*** Opening Data extract ***

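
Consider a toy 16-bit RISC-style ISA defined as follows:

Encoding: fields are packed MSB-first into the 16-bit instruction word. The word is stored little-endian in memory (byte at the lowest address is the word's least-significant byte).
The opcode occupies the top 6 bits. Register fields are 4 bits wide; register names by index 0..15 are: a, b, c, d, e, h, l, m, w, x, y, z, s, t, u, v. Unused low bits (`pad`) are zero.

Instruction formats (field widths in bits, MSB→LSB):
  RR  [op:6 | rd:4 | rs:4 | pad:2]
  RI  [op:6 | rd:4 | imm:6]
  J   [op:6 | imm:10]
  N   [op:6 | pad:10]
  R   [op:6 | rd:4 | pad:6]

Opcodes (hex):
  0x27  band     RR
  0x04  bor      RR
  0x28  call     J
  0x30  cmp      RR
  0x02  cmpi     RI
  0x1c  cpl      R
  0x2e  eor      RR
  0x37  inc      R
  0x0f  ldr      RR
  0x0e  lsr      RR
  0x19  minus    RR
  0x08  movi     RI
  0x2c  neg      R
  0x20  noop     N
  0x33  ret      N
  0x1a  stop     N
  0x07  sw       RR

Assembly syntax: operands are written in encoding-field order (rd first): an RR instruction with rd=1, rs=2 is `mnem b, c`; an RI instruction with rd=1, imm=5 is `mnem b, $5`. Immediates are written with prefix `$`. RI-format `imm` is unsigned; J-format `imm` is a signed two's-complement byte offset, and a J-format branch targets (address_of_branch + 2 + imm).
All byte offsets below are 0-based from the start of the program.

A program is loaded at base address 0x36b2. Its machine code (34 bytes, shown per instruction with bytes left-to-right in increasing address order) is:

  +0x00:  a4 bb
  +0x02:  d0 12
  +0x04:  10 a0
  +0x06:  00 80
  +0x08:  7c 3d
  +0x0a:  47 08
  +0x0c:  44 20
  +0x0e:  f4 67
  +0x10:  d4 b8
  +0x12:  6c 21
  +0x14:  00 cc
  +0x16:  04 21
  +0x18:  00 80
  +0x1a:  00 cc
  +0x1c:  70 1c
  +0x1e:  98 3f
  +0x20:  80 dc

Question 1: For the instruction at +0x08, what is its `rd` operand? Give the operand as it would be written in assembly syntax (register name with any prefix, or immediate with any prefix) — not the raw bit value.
h

+0x08: 7c 3d ⇒ word 0x3d7c (little)
  opcode bits[15:10]=0xf: ldr/RR
  [9:6] rd=5 = h
  [5:2] rs=15 = v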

*** Closing Data extract ***

> **Exercise objective**:
Retype the entries exactly, including every line.

> **Exercise result**:
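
Consider a toy 16-bit RISC-style ISA defined as follows:

Encoding: fields are packed MSB-first into the 16-bit instruction word. The word is stored little-endian in memory (byte at the lowest address is the word's least-significant byte).
The opcode occupies the top 6 bits. Register fields are 4 bits wide; register names by index 0..15 are: a, b, c, d, e, h, l, m, w, x, y, z, s, t, u, v. Unused low bits (`pad`) are zero.

Instruction formats (field widths in bits, MSB→LSB):
  RR  [op:6 | rd:4 | rs:4 | pad:2]
  RI  [op:6 | rd:4 | imm:6]
  J   [op:6 | imm:10]
  N   [op:6 | pad:10]
  R   [op:6 | rd:4 | pad:6]

Opcodes (hex):
  0x27  band     RR
  0x04  bor      RR
  0x28  call     J
  0x30  cmp      RR
  0x02  cmpi     RI
  0x1c  cpl      R
  0x2e  eor      RR
  0x37  inc      R
  0x0f  ldr      RR
  0x0e  lsr      RR
  0x19  minus    RR
  0x08  movi     RI
  0x2c  neg      R
  0x20  noop     N
  0x33  ret      N
  0x1a  stop     N
  0x07  sw       RR

Assembly syntax: operands are written in encoding-field order (rd first): an RR instruction with rd=1, rs=2 is `mnem b, c`; an RI instruction with rd=1, imm=5 is `mnem b, $5`. Immediates are written with prefix `$`. RI-format `imm` is unsigned; J-format `imm` is a signed two's-complement byte offset, and a J-format branch targets (address_of_branch + 2 + imm).
All byte offsets below are 0-based from the start of the program.

A program is loaded at base address 0x36b2. Its machine code (34 bytes, shown per instruction with bytes left-to-right in increasing address order) is:

  +0x00:  a4 bb
  +0x02:  d0 12
  +0x04:  10 a0
  +0x06:  00 80
  +0x08:  7c 3d
  +0x0a:  47 08
  +0x0c:  44 20
  +0x0e:  f4 67
  +0x10:  d4 b8
  +0x12:  6c 21
  +0x14:  00 cc
  +0x16:  04 21
  +0x18:  00 80
  +0x1a:  00 cc
  +0x1c:  70 1c
  +0x1e:  98 3f
  +0x20:  80 dc

Question 1: For the instruction at +0x08, what is its `rd` operand? Give the operand as it would be written in assembly syntax (register name with any prefix, or immediate with any prefix) — not the raw bit value.
h

+0x08: 7c 3d ⇒ word 0x3d7c (little)
  opcode bits[15:10]=0xf: ldr/RR
  [9:6] rd=5 = h
  [5:2] rs=15 = v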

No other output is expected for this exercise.